Top of Excerpted records

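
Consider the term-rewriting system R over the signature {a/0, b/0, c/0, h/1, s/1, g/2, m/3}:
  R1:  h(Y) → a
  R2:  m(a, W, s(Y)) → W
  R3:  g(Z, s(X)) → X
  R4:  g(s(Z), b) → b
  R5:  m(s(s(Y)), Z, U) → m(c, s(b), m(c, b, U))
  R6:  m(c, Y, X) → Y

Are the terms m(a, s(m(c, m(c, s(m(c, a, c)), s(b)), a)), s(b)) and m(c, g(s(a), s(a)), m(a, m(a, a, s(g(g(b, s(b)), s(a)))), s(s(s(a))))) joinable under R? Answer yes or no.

Reduce t₁ = m(a, s(m(c, m(c, s(m(c, a, c)), s(b)), a)), s(b)):
1. m(a, s(m(c, m(c, s(m(c, a, c)), s(b)), a)), s(b))  →  s(m(c, m(c, s(m(c, a, c)), s(b)), a))   [R2 at ε]
2. s(m(c, m(c, s(m(c, a, c)), s(b)), a))  →  s(m(c, s(m(c, a, c)), s(b)))   [R6 at 1]
3. s(m(c, s(m(c, a, c)), s(b)))  →  s(s(m(c, a, c)))   [R6 at 1]
4. s(s(m(c, a, c)))  →  s(s(a))   [R6 at 1.1]

Reduce t₂ = m(c, g(s(a), s(a)), m(a, m(a, a, s(g(g(b, s(b)), s(a)))), s(s(s(a))))):
1. m(c, g(s(a), s(a)), m(a, m(a, a, s(g(g(b, s(b)), s(a)))), s(s(s(a)))))  →  g(s(a), s(a))   [R6 at ε]
2. g(s(a), s(a))  →  a   [R3 at ε]

no — NF(t₁) = s(s(a)), NF(t₂) = a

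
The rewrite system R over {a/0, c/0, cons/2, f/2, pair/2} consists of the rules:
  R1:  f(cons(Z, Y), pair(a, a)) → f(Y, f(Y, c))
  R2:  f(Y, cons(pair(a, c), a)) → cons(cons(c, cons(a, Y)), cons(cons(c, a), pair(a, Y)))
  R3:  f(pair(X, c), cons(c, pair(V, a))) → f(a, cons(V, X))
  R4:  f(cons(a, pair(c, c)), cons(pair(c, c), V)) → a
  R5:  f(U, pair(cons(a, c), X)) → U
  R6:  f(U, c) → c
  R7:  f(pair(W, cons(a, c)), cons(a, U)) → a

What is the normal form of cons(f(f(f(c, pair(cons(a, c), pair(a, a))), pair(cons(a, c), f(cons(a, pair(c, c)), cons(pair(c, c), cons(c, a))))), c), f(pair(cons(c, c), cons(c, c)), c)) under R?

cons(c, c)

1. cons(f(f(f(c, pair(cons(a, c), pair(a, a))), pair(cons(a, c), f(cons(a, pair(c, c)), cons(pair(c, c), cons(c, a))))), c), f(pair(cons(c, c), cons(c, c)), c))  →  cons(c, f(pair(cons(c, c), cons(c, c)), c))   [R6 at 1]
2. cons(c, f(pair(cons(c, c), cons(c, c)), c))  →  cons(c, c)   [R6 at 2]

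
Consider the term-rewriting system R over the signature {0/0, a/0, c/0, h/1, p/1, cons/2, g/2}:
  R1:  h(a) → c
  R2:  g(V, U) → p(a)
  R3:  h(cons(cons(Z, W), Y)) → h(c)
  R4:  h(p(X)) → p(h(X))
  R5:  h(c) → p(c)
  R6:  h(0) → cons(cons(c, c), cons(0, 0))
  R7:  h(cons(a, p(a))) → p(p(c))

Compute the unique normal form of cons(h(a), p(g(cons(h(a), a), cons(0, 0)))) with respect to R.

cons(c, p(p(a)))

1. cons(h(a), p(g(cons(h(a), a), cons(0, 0))))  →  cons(c, p(g(cons(h(a), a), cons(0, 0))))   [R1 at 1]
2. cons(c, p(g(cons(h(a), a), cons(0, 0))))  →  cons(c, p(p(a)))   [R2 at 2.1]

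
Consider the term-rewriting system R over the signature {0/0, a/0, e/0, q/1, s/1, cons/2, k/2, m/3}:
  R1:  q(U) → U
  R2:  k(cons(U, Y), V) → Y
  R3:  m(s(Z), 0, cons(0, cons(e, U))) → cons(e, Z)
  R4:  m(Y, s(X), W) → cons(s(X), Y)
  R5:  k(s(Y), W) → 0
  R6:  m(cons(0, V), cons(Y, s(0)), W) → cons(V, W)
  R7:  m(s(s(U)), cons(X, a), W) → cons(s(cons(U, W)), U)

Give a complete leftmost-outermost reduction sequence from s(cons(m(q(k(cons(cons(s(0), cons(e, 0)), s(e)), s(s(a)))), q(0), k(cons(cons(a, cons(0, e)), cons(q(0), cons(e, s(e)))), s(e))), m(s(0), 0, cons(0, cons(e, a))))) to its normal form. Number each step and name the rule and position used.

s(cons(cons(e, e), cons(e, 0)))

1. s(cons(m(q(k(cons(cons(s(0), cons(e, 0)), s(e)), s(s(a)))), q(0), k(cons(cons(a, cons(0, e)), cons(q(0), cons(e, s(e)))), s(e))), m(s(0), 0, cons(0, cons(e, a)))))  →  s(cons(m(k(cons(cons(s(0), cons(e, 0)), s(e)), s(s(a))), q(0), k(cons(cons(a, cons(0, e)), cons(q(0), cons(e, s(e)))), s(e))), m(s(0), 0, cons(0, cons(e, a)))))   [R1 at 1.1.1]
2. s(cons(m(k(cons(cons(s(0), cons(e, 0)), s(e)), s(s(a))), q(0), k(cons(cons(a, cons(0, e)), cons(q(0), cons(e, s(e)))), s(e))), m(s(0), 0, cons(0, cons(e, a)))))  →  s(cons(m(s(e), q(0), k(cons(cons(a, cons(0, e)), cons(q(0), cons(e, s(e)))), s(e))), m(s(0), 0, cons(0, cons(e, a)))))   [R2 at 1.1.1]
3. s(cons(m(s(e), q(0), k(cons(cons(a, cons(0, e)), cons(q(0), cons(e, s(e)))), s(e))), m(s(0), 0, cons(0, cons(e, a)))))  →  s(cons(m(s(e), 0, k(cons(cons(a, cons(0, e)), cons(q(0), cons(e, s(e)))), s(e))), m(s(0), 0, cons(0, cons(e, a)))))   [R1 at 1.1.2]
4. s(cons(m(s(e), 0, k(cons(cons(a, cons(0, e)), cons(q(0), cons(e, s(e)))), s(e))), m(s(0), 0, cons(0, cons(e, a)))))  →  s(cons(m(s(e), 0, cons(q(0), cons(e, s(e)))), m(s(0), 0, cons(0, cons(e, a)))))   [R2 at 1.1.3]
5. s(cons(m(s(e), 0, cons(q(0), cons(e, s(e)))), m(s(0), 0, cons(0, cons(e, a)))))  →  s(cons(m(s(e), 0, cons(0, cons(e, s(e)))), m(s(0), 0, cons(0, cons(e, a)))))   [R1 at 1.1.3.1]
6. s(cons(m(s(e), 0, cons(0, cons(e, s(e)))), m(s(0), 0, cons(0, cons(e, a)))))  →  s(cons(cons(e, e), m(s(0), 0, cons(0, cons(e, a)))))   [R3 at 1.1]
7. s(cons(cons(e, e), m(s(0), 0, cons(0, cons(e, a)))))  →  s(cons(cons(e, e), cons(e, 0)))   [R3 at 1.2]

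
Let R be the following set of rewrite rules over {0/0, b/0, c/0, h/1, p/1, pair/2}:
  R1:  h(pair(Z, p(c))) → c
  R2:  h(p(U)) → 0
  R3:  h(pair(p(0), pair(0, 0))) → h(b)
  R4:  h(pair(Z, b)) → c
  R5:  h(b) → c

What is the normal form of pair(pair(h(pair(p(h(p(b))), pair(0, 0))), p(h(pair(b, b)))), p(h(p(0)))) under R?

pair(pair(c, p(c)), p(0))

1. pair(pair(h(pair(p(h(p(b))), pair(0, 0))), p(h(pair(b, b)))), p(h(p(0))))  →  pair(pair(h(pair(p(0), pair(0, 0))), p(h(pair(b, b)))), p(h(p(0))))   [R2 at 1.1.1.1.1]
2. pair(pair(h(pair(p(0), pair(0, 0))), p(h(pair(b, b)))), p(h(p(0))))  →  pair(pair(h(b), p(h(pair(b, b)))), p(h(p(0))))   [R3 at 1.1]
3. pair(pair(h(b), p(h(pair(b, b)))), p(h(p(0))))  →  pair(pair(c, p(h(pair(b, b)))), p(h(p(0))))   [R5 at 1.1]
4. pair(pair(c, p(h(pair(b, b)))), p(h(p(0))))  →  pair(pair(c, p(c)), p(h(p(0))))   [R4 at 1.2.1]
5. pair(pair(c, p(c)), p(h(p(0))))  →  pair(pair(c, p(c)), p(0))   [R2 at 2.1]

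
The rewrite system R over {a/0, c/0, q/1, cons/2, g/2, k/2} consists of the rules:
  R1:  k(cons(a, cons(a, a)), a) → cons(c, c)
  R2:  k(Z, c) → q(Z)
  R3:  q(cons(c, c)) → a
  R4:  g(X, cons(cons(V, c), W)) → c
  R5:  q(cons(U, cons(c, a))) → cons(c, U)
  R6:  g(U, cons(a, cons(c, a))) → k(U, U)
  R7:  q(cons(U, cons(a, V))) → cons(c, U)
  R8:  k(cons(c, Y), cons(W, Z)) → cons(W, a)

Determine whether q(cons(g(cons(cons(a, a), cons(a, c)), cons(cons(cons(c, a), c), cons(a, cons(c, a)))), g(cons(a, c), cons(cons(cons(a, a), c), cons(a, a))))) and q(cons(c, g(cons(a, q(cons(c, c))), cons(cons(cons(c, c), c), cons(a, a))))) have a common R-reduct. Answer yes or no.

yes — NF(t₁) = a, NF(t₂) = a

Reduce t₁ = q(cons(g(cons(cons(a, a), cons(a, c)), cons(cons(cons(c, a), c), cons(a, cons(c, a)))), g(cons(a, c), cons(cons(cons(a, a), c), cons(a, a))))):
1. q(cons(g(cons(cons(a, a), cons(a, c)), cons(cons(cons(c, a), c), cons(a, cons(c, a)))), g(cons(a, c), cons(cons(cons(a, a), c), cons(a, a)))))  →  q(cons(c, g(cons(a, c), cons(cons(cons(a, a), c), cons(a, a)))))   [R4 at 1.1]
2. q(cons(c, g(cons(a, c), cons(cons(cons(a, a), c), cons(a, a)))))  →  q(cons(c, c))   [R4 at 1.2]
3. q(cons(c, c))  →  a   [R3 at ε]

Reduce t₂ = q(cons(c, g(cons(a, q(cons(c, c))), cons(cons(cons(c, c), c), cons(a, a))))):
1. q(cons(c, g(cons(a, q(cons(c, c))), cons(cons(cons(c, c), c), cons(a, a)))))  →  q(cons(c, c))   [R4 at 1.2]
2. q(cons(c, c))  →  a   [R3 at ε]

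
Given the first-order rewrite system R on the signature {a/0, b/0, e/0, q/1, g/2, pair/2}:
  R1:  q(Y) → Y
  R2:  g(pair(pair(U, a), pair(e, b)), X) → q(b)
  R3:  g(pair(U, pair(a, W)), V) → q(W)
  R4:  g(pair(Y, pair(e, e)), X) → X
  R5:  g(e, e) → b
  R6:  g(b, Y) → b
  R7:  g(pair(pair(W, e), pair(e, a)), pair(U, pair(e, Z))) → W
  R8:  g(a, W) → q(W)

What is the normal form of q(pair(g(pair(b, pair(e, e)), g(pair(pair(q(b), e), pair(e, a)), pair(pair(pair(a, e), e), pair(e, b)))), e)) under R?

pair(b, e)

1. q(pair(g(pair(b, pair(e, e)), g(pair(pair(q(b), e), pair(e, a)), pair(pair(pair(a, e), e), pair(e, b)))), e))  →  pair(g(pair(b, pair(e, e)), g(pair(pair(q(b), e), pair(e, a)), pair(pair(pair(a, e), e), pair(e, b)))), e)   [R1 at ε]
2. pair(g(pair(b, pair(e, e)), g(pair(pair(q(b), e), pair(e, a)), pair(pair(pair(a, e), e), pair(e, b)))), e)  →  pair(g(pair(pair(q(b), e), pair(e, a)), pair(pair(pair(a, e), e), pair(e, b))), e)   [R4 at 1]
3. pair(g(pair(pair(q(b), e), pair(e, a)), pair(pair(pair(a, e), e), pair(e, b))), e)  →  pair(q(b), e)   [R7 at 1]
4. pair(q(b), e)  →  pair(b, e)   [R1 at 1]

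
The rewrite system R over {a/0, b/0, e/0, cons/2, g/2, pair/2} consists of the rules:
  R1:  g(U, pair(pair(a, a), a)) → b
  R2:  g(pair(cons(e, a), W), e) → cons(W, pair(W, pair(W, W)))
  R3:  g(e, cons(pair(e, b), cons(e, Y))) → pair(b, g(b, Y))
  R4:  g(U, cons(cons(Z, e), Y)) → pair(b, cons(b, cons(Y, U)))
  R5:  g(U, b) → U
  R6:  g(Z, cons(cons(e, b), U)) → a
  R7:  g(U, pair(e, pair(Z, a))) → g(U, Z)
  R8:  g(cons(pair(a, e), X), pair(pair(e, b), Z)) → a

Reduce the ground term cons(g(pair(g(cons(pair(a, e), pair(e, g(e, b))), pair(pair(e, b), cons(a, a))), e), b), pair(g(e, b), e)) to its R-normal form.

cons(pair(a, e), pair(e, e))

1. cons(g(pair(g(cons(pair(a, e), pair(e, g(e, b))), pair(pair(e, b), cons(a, a))), e), b), pair(g(e, b), e))  →  cons(pair(g(cons(pair(a, e), pair(e, g(e, b))), pair(pair(e, b), cons(a, a))), e), pair(g(e, b), e))   [R5 at 1]
2. cons(pair(g(cons(pair(a, e), pair(e, g(e, b))), pair(pair(e, b), cons(a, a))), e), pair(g(e, b), e))  →  cons(pair(a, e), pair(g(e, b), e))   [R8 at 1.1]
3. cons(pair(a, e), pair(g(e, b), e))  →  cons(pair(a, e), pair(e, e))   [R5 at 2.1]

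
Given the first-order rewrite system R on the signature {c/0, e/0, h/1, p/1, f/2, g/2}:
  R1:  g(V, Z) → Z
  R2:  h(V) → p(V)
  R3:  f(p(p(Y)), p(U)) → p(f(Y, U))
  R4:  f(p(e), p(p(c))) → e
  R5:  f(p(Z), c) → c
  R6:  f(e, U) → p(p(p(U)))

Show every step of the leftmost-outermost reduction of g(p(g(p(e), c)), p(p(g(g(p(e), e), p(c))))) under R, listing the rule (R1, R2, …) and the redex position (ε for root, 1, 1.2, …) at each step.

1. g(p(g(p(e), c)), p(p(g(g(p(e), e), p(c)))))  →  p(p(g(g(p(e), e), p(c))))   [R1 at ε]
2. p(p(g(g(p(e), e), p(c))))  →  p(p(p(c)))   [R1 at 1.1]

p(p(p(c)))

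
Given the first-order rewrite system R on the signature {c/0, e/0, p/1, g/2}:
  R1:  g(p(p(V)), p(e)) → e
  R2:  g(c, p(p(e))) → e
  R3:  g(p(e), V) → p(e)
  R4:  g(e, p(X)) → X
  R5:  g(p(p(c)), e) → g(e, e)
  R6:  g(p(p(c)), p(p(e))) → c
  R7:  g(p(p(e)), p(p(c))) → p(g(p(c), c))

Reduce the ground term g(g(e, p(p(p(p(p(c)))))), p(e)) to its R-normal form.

e

1. g(g(e, p(p(p(p(p(c)))))), p(e))  →  g(p(p(p(p(c)))), p(e))   [R4 at 1]
2. g(p(p(p(p(c)))), p(e))  →  e   [R1 at ε]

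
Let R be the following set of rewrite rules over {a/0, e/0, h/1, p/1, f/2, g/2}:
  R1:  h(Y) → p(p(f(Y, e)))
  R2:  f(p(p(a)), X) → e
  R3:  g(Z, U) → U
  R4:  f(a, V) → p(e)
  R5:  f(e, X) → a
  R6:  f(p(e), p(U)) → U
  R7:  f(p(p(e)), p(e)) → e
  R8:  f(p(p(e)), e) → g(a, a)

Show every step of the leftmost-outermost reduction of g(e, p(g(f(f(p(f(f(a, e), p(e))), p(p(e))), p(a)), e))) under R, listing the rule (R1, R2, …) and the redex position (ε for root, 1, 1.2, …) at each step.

p(e)

1. g(e, p(g(f(f(p(f(f(a, e), p(e))), p(p(e))), p(a)), e)))  →  p(g(f(f(p(f(f(a, e), p(e))), p(p(e))), p(a)), e))   [R3 at ε]
2. p(g(f(f(p(f(f(a, e), p(e))), p(p(e))), p(a)), e))  →  p(e)   [R3 at 1]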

Bottom of Excerpted records

*Task directions:* Copy out every line of the data in which the word "rules" is found.

*Output below:*
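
The rewrite system R over {a/0, c/0, cons/2, f/2, pair/2} consists of the rules:
Let R be the following set of rewrite rules over {0/0, b/0, c/0, h/1, p/1, pair/2}:
The rewrite system R over {a/0, c/0, q/1, cons/2, g/2, k/2} consists of the rules:
The rewrite system R over {a/0, b/0, e/0, cons/2, g/2, pair/2} consists of the rules:
Let R be the following set of rewrite rules over {a/0, e/0, h/1, p/1, f/2, g/2}: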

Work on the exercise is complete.